**EXERCISE REQUIREMENTS**: Write out, word for word, every line from the one where "[suit: diamonds, mark: none, row: 6, owner: Ben]" occurs to the final line of the entries, and nothing beyond them.

━━━━━ DATA FOR THE TASK

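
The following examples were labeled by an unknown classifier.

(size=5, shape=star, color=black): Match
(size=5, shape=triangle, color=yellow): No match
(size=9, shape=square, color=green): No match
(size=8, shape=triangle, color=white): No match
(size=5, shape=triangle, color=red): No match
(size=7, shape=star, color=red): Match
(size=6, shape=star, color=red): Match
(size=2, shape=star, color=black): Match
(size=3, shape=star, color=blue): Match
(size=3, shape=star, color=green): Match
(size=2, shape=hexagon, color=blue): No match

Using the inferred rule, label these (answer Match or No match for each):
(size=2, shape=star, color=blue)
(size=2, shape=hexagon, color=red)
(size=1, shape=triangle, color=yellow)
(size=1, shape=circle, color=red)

The pattern is that an item is 'Match' exactly when: shape is star.
(size=2, shape=star, color=blue): shape is star, checks out → Match. (size=2, shape=hexagon, color=red): shape is hexagon, does not pass → No match. (size=1, shape=triangle, color=yellow): shape is triangle, does not pass → No match. (size=1, shape=circle, color=red): shape is circle, does not pass → No match.

Match, No match, No match, No match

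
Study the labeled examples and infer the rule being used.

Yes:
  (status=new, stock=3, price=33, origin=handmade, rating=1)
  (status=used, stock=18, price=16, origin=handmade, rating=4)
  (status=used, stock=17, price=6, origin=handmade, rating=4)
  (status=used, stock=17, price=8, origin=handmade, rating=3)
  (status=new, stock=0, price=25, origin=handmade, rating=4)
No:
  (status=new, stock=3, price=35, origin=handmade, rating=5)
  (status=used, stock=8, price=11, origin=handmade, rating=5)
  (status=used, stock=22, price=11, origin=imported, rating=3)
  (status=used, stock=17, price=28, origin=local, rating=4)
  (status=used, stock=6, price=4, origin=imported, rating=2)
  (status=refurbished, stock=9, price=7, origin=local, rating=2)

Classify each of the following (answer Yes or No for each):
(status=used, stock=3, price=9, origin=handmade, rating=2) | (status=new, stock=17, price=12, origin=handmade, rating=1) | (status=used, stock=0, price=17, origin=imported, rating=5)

Yes, Yes, No

Rule: origin is handmade AND rating ≤ 4. This holds for each 'Yes' example and fails for each 'No' one.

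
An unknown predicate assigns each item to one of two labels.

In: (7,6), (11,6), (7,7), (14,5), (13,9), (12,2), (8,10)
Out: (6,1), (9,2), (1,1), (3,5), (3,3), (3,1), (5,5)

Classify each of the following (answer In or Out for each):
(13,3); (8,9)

In, In

All 'In' examples share one property — sum ≥ 13 — and every 'Out' example lacks it.
(13,3): In (13+3 = 16). (8,9): In (8+9 = 17).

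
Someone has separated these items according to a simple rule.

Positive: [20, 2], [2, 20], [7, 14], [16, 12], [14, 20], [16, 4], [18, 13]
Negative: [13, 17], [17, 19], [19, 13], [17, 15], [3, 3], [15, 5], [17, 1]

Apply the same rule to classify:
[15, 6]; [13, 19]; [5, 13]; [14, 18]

Positive, Negative, Negative, Positive

The distinguishing property — product is even — holds for all the 'Positive' cases and none of the 'Negative' cases.
Positive: [15, 6], since 15·6 = 90.
Negative: [13, 19], since 13·19 = 247.
Negative: [5, 13], since 5·13 = 65.
Positive: [14, 18], since 14·18 = 252.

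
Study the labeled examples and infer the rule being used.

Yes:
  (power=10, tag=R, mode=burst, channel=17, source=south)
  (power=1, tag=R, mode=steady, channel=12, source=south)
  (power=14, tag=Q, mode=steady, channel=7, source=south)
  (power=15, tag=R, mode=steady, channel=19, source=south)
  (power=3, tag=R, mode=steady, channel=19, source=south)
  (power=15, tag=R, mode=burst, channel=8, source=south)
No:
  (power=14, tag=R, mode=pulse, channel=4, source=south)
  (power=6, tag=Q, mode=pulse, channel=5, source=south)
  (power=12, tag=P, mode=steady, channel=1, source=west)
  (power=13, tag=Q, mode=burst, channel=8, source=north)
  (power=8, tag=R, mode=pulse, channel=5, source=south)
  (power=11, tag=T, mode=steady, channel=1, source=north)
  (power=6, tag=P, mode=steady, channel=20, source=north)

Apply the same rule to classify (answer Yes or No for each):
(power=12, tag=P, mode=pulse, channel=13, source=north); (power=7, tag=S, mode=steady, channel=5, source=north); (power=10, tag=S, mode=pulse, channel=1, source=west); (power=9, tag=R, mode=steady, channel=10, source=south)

All 'Yes' examples share one property — source is south AND channel ≥ 7 — and every 'No' example lacks it.
(power=12, tag=P, mode=pulse, channel=13, source=north) — source is north, channel = 13, hence No.
(power=7, tag=S, mode=steady, channel=5, source=north) — source is north, channel = 5, hence No.
(power=10, tag=S, mode=pulse, channel=1, source=west) — source is west, channel = 1, hence No.
(power=9, tag=R, mode=steady, channel=10, source=south) — source is south, channel = 10, hence Yes.

No, No, No, Yes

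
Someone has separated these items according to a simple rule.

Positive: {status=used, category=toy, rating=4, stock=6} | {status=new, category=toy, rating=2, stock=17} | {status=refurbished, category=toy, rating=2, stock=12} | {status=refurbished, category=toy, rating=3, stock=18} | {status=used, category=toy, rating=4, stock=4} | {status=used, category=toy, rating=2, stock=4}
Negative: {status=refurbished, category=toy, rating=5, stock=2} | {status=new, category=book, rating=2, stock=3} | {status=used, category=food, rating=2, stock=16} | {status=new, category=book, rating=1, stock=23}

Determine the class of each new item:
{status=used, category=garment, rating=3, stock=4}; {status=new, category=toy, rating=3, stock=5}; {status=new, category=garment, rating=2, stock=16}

Negative, Positive, Negative

The pattern is that an item is 'Positive' exactly when: category is toy AND stock ≥ 3.
{status=used, category=garment, rating=3, stock=4}: category is garment, stock = 4, does not fit → Negative. {status=new, category=toy, rating=3, stock=5}: category is toy, stock = 5, has this property → Positive. {status=new, category=garment, rating=2, stock=16}: category is garment, stock = 16, does not fit → Negative.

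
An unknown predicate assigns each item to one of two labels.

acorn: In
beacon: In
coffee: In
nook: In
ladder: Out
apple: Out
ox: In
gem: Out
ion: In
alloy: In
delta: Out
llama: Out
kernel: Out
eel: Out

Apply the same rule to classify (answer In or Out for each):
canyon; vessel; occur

In, Out, In

The distinguishing property — contains 'o' — holds for all the 'In' cases and none of the 'Out' cases.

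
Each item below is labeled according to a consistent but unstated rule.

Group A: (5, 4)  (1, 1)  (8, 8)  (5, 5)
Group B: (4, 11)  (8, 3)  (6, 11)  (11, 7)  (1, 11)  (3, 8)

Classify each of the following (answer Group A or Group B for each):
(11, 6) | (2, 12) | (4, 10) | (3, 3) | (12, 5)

The classifier is using: |first − second| ≤ 1.

Group B, Group B, Group B, Group A, Group B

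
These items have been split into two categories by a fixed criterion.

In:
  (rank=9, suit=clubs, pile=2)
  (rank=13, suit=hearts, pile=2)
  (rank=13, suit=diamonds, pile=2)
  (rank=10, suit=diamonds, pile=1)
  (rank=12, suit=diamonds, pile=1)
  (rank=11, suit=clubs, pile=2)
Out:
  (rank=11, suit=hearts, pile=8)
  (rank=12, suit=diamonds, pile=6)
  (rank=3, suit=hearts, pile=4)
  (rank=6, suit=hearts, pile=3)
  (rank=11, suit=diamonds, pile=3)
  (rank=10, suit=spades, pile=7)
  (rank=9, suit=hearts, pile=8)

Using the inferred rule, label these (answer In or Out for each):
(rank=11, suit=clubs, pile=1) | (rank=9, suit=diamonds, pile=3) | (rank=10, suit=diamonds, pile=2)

In, Out, In

The simplest hypothesis consistent with all the labels is: pile ≤ 2.
(rank=11, suit=clubs, pile=1): In (pile = 1). (rank=9, suit=diamonds, pile=3): Out (pile = 3). (rank=10, suit=diamonds, pile=2): In (pile = 2).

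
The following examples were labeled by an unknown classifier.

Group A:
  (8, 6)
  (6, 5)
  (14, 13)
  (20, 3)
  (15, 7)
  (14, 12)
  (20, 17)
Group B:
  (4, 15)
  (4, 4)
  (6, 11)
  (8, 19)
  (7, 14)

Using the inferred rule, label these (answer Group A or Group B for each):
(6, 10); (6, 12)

Group B, Group B

Comparing the two groups points to one rule — first > second.
(6, 10): 6 < 10 — doesn't qualify, so Group B.
(6, 12): 6 < 12 — doesn't qualify, so Group B.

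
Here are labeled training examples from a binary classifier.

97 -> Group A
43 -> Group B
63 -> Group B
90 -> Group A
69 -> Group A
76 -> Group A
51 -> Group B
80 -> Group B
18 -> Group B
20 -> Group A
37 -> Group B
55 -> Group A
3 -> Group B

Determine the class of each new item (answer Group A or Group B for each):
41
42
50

Comparing the two groups points to one rule — ≡ 6 (mod 7).
41: Group A (41 mod 7 = 6).
42: Group B (42 mod 7 = 0).
50: Group B (50 mod 7 = 1).

Group A, Group B, Group B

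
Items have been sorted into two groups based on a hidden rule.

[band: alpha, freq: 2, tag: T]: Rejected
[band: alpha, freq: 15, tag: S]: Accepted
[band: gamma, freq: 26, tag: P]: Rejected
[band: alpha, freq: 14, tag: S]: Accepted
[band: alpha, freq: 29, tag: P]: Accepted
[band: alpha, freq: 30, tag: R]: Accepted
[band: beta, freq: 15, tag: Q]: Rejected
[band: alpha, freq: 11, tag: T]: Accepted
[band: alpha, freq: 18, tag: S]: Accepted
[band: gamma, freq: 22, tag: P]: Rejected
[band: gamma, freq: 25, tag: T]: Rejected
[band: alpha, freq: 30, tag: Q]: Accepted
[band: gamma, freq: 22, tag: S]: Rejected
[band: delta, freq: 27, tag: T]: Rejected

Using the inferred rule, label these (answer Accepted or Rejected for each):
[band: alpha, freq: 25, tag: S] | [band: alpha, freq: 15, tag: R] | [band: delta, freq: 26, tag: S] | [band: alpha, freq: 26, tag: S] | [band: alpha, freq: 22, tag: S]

The common property of the 'Accepted' items is: band is alpha AND freq ≥ 11. No 'Rejected' item has it.
[band: alpha, freq: 25, tag: S]: band is alpha, freq = 25 — passes, so Accepted. [band: alpha, freq: 15, tag: R]: band is alpha, freq = 15 — passes, so Accepted. [band: delta, freq: 26, tag: S]: band is delta, freq = 26 — does not pass, so Rejected. [band: alpha, freq: 26, tag: S]: band is alpha, freq = 26 — passes, so Accepted. [band: alpha, freq: 22, tag: S]: band is alpha, freq = 22 — passes, so Accepted.

Accepted, Accepted, Rejected, Accepted, Accepted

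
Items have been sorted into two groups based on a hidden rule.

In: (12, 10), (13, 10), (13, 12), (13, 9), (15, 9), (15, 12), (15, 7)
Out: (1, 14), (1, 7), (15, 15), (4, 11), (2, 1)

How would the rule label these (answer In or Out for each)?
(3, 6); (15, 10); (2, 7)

The simplest hypothesis consistent with all the labels is: first > second AND sum ≥ 8.
(3, 6): 3 < 6, 3+6 = 9 — lacks this property, so Out. (15, 10): 15 > 10, 15+10 = 25 — qualifies, so In. (2, 7): 2 < 7, 2+7 = 9 — lacks this property, so Out.

Out, In, Out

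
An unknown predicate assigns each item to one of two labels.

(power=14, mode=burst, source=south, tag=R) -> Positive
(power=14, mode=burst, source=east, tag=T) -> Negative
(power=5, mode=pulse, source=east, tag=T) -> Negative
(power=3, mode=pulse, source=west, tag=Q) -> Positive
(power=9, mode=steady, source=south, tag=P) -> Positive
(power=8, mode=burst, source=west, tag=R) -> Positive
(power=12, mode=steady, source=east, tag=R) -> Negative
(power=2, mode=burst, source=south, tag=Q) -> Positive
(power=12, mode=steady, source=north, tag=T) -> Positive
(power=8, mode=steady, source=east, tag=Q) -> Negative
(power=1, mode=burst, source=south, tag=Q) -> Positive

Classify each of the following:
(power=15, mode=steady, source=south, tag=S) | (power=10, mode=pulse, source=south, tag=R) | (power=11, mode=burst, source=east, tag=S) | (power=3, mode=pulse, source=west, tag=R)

The pattern is that an item is 'Positive' exactly when: source is not east.
(power=15, mode=steady, source=south, tag=S): Positive (source is south).
(power=10, mode=pulse, source=south, tag=R): Positive (source is south).
(power=11, mode=burst, source=east, tag=S): Negative (source is east).
(power=3, mode=pulse, source=west, tag=R): Positive (source is west).

Positive, Positive, Negative, Positive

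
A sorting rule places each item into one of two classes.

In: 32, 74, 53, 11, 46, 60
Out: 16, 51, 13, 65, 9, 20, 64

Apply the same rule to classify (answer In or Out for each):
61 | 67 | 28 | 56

The rule appears to be: ≡ 4 (mod 7).

Out, In, Out, Out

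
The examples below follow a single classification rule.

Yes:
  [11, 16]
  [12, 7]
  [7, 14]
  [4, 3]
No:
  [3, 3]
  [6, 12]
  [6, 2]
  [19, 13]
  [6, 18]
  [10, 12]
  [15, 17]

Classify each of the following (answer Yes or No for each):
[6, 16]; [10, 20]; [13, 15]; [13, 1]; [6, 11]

No, No, No, No, Yes

The distinguishing property — sum is odd — holds for all the 'Yes' cases and none of the 'No' cases.
No: [6, 16], since 6+16 = 22. No: [10, 20], since 10+20 = 30. No: [13, 15], since 13+15 = 28. No: [13, 1], since 13+1 = 14. Yes: [6, 11], since 6+11 = 17.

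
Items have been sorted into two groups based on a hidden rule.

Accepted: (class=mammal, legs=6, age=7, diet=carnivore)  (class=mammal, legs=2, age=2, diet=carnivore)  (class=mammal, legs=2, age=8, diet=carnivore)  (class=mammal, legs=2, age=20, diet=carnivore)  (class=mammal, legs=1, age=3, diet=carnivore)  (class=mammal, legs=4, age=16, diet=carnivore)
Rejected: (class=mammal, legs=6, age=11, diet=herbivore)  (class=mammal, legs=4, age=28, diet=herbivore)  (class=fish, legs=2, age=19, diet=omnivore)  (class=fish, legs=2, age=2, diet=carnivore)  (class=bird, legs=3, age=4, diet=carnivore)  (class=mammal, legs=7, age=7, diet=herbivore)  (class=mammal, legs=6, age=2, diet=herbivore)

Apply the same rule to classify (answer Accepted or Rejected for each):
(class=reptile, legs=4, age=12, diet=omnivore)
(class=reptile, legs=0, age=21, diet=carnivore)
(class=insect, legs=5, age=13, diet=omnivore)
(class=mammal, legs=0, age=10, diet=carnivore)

The pattern is that an item is 'Accepted' exactly when: diet is carnivore AND class is mammal.

Rejected, Rejected, Rejected, Accepted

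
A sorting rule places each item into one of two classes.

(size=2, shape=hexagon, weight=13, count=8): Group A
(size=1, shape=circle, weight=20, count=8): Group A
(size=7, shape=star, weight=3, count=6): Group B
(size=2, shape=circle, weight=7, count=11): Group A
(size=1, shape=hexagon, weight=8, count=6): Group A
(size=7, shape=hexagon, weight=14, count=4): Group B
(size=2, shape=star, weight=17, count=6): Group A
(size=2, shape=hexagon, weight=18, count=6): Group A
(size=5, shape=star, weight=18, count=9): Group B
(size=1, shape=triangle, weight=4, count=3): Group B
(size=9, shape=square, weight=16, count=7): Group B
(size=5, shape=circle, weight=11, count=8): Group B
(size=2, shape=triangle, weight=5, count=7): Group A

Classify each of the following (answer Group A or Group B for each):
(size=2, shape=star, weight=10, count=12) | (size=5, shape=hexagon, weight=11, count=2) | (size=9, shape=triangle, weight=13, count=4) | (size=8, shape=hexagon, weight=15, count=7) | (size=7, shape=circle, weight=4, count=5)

The simplest hypothesis consistent with all the labels is: count ≥ 4 AND size ≤ 2.
Group A: (size=2, shape=star, weight=10, count=12), since count = 12, size = 2.
Group B: (size=5, shape=hexagon, weight=11, count=2), since count = 2, size = 5.
Group B: (size=9, shape=triangle, weight=13, count=4), since count = 4, size = 9.
Group B: (size=8, shape=hexagon, weight=15, count=7), since count = 7, size = 8.
Group B: (size=7, shape=circle, weight=4, count=5), since count = 5, size = 7.

Group A, Group B, Group B, Group B, Group B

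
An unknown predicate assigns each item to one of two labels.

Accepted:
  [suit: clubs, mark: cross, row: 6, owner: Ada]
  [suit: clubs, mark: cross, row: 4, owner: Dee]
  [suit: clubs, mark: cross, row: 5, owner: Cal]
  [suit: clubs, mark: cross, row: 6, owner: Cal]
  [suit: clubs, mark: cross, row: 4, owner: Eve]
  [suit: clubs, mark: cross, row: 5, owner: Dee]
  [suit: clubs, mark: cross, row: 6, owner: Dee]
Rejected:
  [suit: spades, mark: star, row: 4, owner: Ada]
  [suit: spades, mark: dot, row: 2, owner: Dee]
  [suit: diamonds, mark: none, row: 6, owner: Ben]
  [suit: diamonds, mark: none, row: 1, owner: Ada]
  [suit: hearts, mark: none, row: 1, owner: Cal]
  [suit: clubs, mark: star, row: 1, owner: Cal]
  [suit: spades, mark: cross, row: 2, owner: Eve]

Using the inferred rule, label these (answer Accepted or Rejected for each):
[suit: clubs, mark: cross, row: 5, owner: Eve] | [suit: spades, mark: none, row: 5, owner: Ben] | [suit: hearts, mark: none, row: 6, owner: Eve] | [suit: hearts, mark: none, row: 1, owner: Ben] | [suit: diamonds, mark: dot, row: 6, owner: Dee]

Accepted, Rejected, Rejected, Rejected, Rejected

The distinguishing property — suit is clubs AND mark is cross — holds for all the 'Accepted' cases and none of the 'Rejected' cases.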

━━━━━━━━━━

**TASK ANSWER**:
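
  [suit: diamonds, mark: none, row: 6, owner: Ben]
  [suit: diamonds, mark: none, row: 1, owner: Ada]
  [suit: hearts, mark: none, row: 1, owner: Cal]
  [suit: clubs, mark: star, row: 1, owner: Cal]
  [suit: spades, mark: cross, row: 2, owner: Eve]

Using the inferred rule, label these (answer Accepted or Rejected for each):
[suit: clubs, mark: cross, row: 5, owner: Eve] | [suit: spades, mark: none, row: 5, owner: Ben] | [suit: hearts, mark: none, row: 6, owner: Eve] | [suit: hearts, mark: none, row: 1, owner: Ben] | [suit: diamonds, mark: dot, row: 6, owner: Dee]

Accepted, Rejected, Rejected, Rejected, Rejected

The distinguishing property — suit is clubs AND mark is cross — holds for all the 'Accepted' cases and none of the 'Rejected' cases.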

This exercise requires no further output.